# [Dataset]
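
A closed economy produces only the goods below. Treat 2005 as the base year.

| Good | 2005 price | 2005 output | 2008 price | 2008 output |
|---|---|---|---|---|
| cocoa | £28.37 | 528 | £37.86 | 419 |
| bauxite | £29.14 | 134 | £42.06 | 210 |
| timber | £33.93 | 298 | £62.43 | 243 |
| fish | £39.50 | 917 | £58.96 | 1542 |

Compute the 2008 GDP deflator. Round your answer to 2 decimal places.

150.05

Nominal GDP 2008 = 37.86·419 + 42.06·210 + 62.43·243 + 58.96·1542 = 130782.75.
Real GDP 2008 (at 2005 prices) = 28.37·419 + 29.14·210 + 33.93·243 + 39.50·1542 = 87160.42.
Deflator = Nominal/Real × 100 = 130782.75/87160.42 × 100 = 150.048.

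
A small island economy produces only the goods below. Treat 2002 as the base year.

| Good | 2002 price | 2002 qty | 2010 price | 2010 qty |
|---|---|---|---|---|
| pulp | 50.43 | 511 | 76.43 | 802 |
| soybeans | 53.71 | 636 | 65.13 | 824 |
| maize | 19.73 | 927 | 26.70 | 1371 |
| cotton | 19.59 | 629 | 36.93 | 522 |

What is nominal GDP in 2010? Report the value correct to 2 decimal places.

Nominal GDP 2010 = Σ (p_2010 × q_2010) = 76.43·802 + 65.13·824 + 26.70·1371 + 36.93·522 = 170847.14.

170847.14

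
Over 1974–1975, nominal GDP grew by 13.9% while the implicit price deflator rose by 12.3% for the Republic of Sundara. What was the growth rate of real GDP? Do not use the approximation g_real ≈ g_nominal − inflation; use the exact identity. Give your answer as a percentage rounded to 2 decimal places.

(1 + g_nom) = (1 + g_real)(1 + π), so g_real = 1.1390 / 1.1230 − 1 = 0.01425.

1.42%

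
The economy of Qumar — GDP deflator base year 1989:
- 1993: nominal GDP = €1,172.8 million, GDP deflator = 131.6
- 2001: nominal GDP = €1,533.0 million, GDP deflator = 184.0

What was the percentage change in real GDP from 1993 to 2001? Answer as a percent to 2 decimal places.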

# [Exercise brief]
Set down the material above exactly, in full.

# [Task response]
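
A closed economy produces only the goods below. Treat 2005 as the base year.

| Good | 2005 price | 2005 output | 2008 price | 2008 output |
|---|---|---|---|---|
| cocoa | £28.37 | 528 | £37.86 | 419 |
| bauxite | £29.14 | 134 | £42.06 | 210 |
| timber | £33.93 | 298 | £62.43 | 243 |
| fish | £39.50 | 917 | £58.96 | 1542 |

Compute the 2008 GDP deflator. Round your answer to 2 decimal places.

150.05

Nominal GDP 2008 = 37.86·419 + 42.06·210 + 62.43·243 + 58.96·1542 = 130782.75.
Real GDP 2008 (at 2005 prices) = 28.37·419 + 29.14·210 + 33.93·243 + 39.50·1542 = 87160.42.
Deflator = Nominal/Real × 100 = 130782.75/87160.42 × 100 = 150.048.

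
A small island economy produces only the goods below. Treat 2002 as the base year.

| Good | 2002 price | 2002 qty | 2010 price | 2010 qty |
|---|---|---|---|---|
| pulp | 50.43 | 511 | 76.43 | 802 |
| soybeans | 53.71 | 636 | 65.13 | 824 |
| maize | 19.73 | 927 | 26.70 | 1371 |
| cotton | 19.59 | 629 | 36.93 | 522 |

What is nominal GDP in 2010? Report the value correct to 2 decimal places.

Nominal GDP 2010 = Σ (p_2010 × q_2010) = 76.43·802 + 65.13·824 + 26.70·1371 + 36.93·522 = 170847.14.

170847.14

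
Over 1974–1975, nominal GDP grew by 13.9% while the implicit price deflator rose by 12.3% for the Republic of Sundara. What was the growth rate of real GDP? Do not use the approximation g_real ≈ g_nominal − inflation; use the exact identity. Give your answer as a percentage rounded to 2 decimal places.

(1 + g_nom) = (1 + g_real)(1 + π), so g_real = 1.1390 / 1.1230 − 1 = 0.01425.

1.42%

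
The economy of Qumar — GDP deflator base year 1989:
- 1993: nominal GDP = €1,172.8 million, GDP deflator = 131.6
- 2001: nominal GDP = €1,533.0 million, GDP deflator = 184.0

What was the percentage change in real GDP from 1993 to 2001? Answer as a percent to 2 decimal places.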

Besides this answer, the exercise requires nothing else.